How to complete this task:
Reproduce, from the lines below, exactly the stretch that begins at the line containing "B — threshold -1 dBu, ratio 3:1" and ends at the line containing "Stage 1 has ratio 8, threshold -40.5 dBFS.", both included.

Stored data entries:
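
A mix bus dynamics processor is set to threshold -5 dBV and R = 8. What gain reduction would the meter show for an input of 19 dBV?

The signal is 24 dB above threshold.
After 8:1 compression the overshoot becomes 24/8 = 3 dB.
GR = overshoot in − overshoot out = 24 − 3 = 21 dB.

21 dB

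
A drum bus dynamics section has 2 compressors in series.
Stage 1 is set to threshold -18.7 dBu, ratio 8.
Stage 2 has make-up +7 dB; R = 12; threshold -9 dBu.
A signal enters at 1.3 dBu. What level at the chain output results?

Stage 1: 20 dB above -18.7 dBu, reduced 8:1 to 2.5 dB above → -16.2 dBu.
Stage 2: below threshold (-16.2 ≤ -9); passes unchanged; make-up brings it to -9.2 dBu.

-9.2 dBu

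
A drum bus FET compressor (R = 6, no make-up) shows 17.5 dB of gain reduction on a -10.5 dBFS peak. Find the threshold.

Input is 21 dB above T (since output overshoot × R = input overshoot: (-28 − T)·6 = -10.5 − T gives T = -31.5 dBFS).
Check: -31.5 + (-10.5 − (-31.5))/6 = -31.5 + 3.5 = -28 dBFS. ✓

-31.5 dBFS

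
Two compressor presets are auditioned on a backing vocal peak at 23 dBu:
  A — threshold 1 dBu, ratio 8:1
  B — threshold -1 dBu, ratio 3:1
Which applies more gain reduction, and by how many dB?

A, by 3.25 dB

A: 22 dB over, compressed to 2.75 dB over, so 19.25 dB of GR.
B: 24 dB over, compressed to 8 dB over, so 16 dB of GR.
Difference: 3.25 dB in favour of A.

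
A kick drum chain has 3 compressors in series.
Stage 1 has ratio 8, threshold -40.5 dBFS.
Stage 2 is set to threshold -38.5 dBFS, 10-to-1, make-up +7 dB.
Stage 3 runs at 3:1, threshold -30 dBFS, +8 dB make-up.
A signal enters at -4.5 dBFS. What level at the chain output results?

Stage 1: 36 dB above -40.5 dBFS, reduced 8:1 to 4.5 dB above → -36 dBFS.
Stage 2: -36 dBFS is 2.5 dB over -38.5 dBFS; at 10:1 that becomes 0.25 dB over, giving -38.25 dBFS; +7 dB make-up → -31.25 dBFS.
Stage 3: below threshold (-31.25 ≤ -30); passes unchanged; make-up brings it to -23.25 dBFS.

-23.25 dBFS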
==
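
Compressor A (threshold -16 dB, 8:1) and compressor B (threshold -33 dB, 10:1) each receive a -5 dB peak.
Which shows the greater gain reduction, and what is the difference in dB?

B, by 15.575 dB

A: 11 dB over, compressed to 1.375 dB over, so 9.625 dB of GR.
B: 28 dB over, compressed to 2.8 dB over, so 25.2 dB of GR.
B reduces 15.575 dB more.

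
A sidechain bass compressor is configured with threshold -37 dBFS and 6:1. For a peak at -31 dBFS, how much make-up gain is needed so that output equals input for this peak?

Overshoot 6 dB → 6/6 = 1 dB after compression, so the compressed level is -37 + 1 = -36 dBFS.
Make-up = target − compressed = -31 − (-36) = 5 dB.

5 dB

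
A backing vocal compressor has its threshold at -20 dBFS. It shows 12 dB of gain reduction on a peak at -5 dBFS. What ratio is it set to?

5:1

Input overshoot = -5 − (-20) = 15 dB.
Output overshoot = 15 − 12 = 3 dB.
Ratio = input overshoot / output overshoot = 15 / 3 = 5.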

Response area:
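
  B — threshold -1 dBu, ratio 3:1
Which applies more gain reduction, and by how many dB?

A, by 3.25 dB

A: 22 dB over, compressed to 2.75 dB over, so 19.25 dB of GR.
B: 24 dB over, compressed to 8 dB over, so 16 dB of GR.
Difference: 3.25 dB in favour of A.

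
A kick drum chain has 3 compressors in series.
Stage 1 has ratio 8, threshold -40.5 dBFS.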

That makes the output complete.